INSTRUCTIONS TO FOLLOW —
When the line with "18. craft stick" appears below, start repeating lines exactly, and keep going through the line with "12. gather 2 wood"; add nothing outside that span.

RECORDS SHOWN —
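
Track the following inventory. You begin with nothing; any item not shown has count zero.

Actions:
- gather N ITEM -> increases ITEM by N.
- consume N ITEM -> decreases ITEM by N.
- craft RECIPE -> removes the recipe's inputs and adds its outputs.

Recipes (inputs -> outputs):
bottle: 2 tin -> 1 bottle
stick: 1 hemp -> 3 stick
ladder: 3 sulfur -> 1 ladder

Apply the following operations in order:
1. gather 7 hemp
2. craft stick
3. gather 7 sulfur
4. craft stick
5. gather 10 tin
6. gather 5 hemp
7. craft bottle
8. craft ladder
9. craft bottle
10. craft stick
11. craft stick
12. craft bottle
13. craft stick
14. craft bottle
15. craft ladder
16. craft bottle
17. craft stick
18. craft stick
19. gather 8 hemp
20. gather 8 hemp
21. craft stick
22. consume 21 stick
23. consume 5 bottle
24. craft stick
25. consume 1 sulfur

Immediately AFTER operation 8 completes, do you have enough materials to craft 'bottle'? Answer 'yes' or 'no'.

After 1 (gather 7 hemp): hemp=7
After 2 (craft stick): hemp=6 stick=3
After 3 (gather 7 sulfur): hemp=6 stick=3 sulfur=7
After 4 (craft stick): hemp=5 stick=6 sulfur=7
After 5 (gather 10 tin): hemp=5 stick=6 sulfur=7 tin=10
After 6 (gather 5 hemp): hemp=10 stick=6 sulfur=7 tin=10
After 7 (craft bottle): bottle=1 hemp=10 stick=6 sulfur=7 tin=8
After 8 (craft ladder): bottle=1 hemp=10 ladder=1 stick=6 sulfur=4 tin=8

Answer: yes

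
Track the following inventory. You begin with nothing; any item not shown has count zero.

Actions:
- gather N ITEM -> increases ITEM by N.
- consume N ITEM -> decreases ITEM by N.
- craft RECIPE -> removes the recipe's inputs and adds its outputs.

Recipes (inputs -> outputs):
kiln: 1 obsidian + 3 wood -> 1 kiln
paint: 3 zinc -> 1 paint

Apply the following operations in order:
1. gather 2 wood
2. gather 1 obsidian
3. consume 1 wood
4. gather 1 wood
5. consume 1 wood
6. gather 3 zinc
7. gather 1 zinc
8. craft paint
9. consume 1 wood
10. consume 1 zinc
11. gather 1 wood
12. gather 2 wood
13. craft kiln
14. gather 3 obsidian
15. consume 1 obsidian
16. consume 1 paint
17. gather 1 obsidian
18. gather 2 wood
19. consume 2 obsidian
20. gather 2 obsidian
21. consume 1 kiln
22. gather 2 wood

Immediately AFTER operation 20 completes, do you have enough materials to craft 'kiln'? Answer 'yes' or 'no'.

Answer: no

Derivation:
After 1 (gather 2 wood): wood=2
After 2 (gather 1 obsidian): obsidian=1 wood=2
After 3 (consume 1 wood): obsidian=1 wood=1
After 4 (gather 1 wood): obsidian=1 wood=2
After 5 (consume 1 wood): obsidian=1 wood=1
After 6 (gather 3 zinc): obsidian=1 wood=1 zinc=3
After 7 (gather 1 zinc): obsidian=1 wood=1 zinc=4
After 8 (craft paint): obsidian=1 paint=1 wood=1 zinc=1
After 9 (consume 1 wood): obsidian=1 paint=1 zinc=1
After 10 (consume 1 zinc): obsidian=1 paint=1
After 11 (gather 1 wood): obsidian=1 paint=1 wood=1
After 12 (gather 2 wood): obsidian=1 paint=1 wood=3
After 13 (craft kiln): kiln=1 paint=1
After 14 (gather 3 obsidian): kiln=1 obsidian=3 paint=1
After 15 (consume 1 obsidian): kiln=1 obsidian=2 paint=1
After 16 (consume 1 paint): kiln=1 obsidian=2
After 17 (gather 1 obsidian): kiln=1 obsidian=3
After 18 (gather 2 wood): kiln=1 obsidian=3 wood=2
After 19 (consume 2 obsidian): kiln=1 obsidian=1 wood=2
After 20 (gather 2 obsidian): kiln=1 obsidian=3 wood=2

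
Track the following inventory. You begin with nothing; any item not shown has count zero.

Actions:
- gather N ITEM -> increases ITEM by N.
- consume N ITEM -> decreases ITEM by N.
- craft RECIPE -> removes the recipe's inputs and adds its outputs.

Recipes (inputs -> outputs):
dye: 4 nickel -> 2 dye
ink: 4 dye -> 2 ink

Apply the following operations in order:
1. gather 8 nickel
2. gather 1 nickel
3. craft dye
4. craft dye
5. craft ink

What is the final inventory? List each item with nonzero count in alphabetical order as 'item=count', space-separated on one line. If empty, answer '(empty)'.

Answer: ink=2 nickel=1

Derivation:
After 1 (gather 8 nickel): nickel=8
After 2 (gather 1 nickel): nickel=9
After 3 (craft dye): dye=2 nickel=5
After 4 (craft dye): dye=4 nickel=1
After 5 (craft ink): ink=2 nickel=1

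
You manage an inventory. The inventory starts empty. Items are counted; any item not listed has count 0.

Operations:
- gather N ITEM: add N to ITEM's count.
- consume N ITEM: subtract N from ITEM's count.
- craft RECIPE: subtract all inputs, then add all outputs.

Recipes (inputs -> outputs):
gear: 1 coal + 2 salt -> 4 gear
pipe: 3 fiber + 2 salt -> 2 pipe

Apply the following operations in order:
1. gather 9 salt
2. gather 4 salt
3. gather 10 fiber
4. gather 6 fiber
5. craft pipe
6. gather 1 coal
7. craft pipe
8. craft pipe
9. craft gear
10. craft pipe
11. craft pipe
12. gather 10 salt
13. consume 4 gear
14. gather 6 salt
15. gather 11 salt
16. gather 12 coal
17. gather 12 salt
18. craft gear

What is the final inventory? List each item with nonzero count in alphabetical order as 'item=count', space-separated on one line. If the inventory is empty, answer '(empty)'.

Answer: coal=11 fiber=1 gear=4 pipe=10 salt=38

Derivation:
After 1 (gather 9 salt): salt=9
After 2 (gather 4 salt): salt=13
After 3 (gather 10 fiber): fiber=10 salt=13
After 4 (gather 6 fiber): fiber=16 salt=13
After 5 (craft pipe): fiber=13 pipe=2 salt=11
After 6 (gather 1 coal): coal=1 fiber=13 pipe=2 salt=11
After 7 (craft pipe): coal=1 fiber=10 pipe=4 salt=9
After 8 (craft pipe): coal=1 fiber=7 pipe=6 salt=7
After 9 (craft gear): fiber=7 gear=4 pipe=6 salt=5
After 10 (craft pipe): fiber=4 gear=4 pipe=8 salt=3
After 11 (craft pipe): fiber=1 gear=4 pipe=10 salt=1
After 12 (gather 10 salt): fiber=1 gear=4 pipe=10 salt=11
After 13 (consume 4 gear): fiber=1 pipe=10 salt=11
After 14 (gather 6 salt): fiber=1 pipe=10 salt=17
After 15 (gather 11 salt): fiber=1 pipe=10 salt=28
After 16 (gather 12 coal): coal=12 fiber=1 pipe=10 salt=28
After 17 (gather 12 salt): coal=12 fiber=1 pipe=10 salt=40
After 18 (craft gear): coal=11 fiber=1 gear=4 pipe=10 salt=38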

SOLUTION —
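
18. craft stick
19. gather 8 hemp
20. gather 8 hemp
21. craft stick
22. consume 21 stick
23. consume 5 bottle
24. craft stick
25. consume 1 sulfur

Immediately AFTER operation 8 completes, do you have enough materials to craft 'bottle'? Answer 'yes' or 'no'.

After 1 (gather 7 hemp): hemp=7
After 2 (craft stick): hemp=6 stick=3
After 3 (gather 7 sulfur): hemp=6 stick=3 sulfur=7
After 4 (craft stick): hemp=5 stick=6 sulfur=7
After 5 (gather 10 tin): hemp=5 stick=6 sulfur=7 tin=10
After 6 (gather 5 hemp): hemp=10 stick=6 sulfur=7 tin=10
After 7 (craft bottle): bottle=1 hemp=10 stick=6 sulfur=7 tin=8
After 8 (craft ladder): bottle=1 hemp=10 ladder=1 stick=6 sulfur=4 tin=8

Answer: yes

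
Track the following inventory. You begin with nothing; any item not shown has count zero.

Actions:
- gather N ITEM -> increases ITEM by N.
- consume N ITEM -> decreases ITEM by N.
- craft RECIPE -> removes the recipe's inputs and adds its outputs.

Recipes (inputs -> outputs):
kiln: 1 obsidian + 3 wood -> 1 kiln
paint: 3 zinc -> 1 paint

Apply the following operations in order:
1. gather 2 wood
2. gather 1 obsidian
3. consume 1 wood
4. gather 1 wood
5. consume 1 wood
6. gather 3 zinc
7. gather 1 zinc
8. craft paint
9. consume 1 wood
10. consume 1 zinc
11. gather 1 wood
12. gather 2 wood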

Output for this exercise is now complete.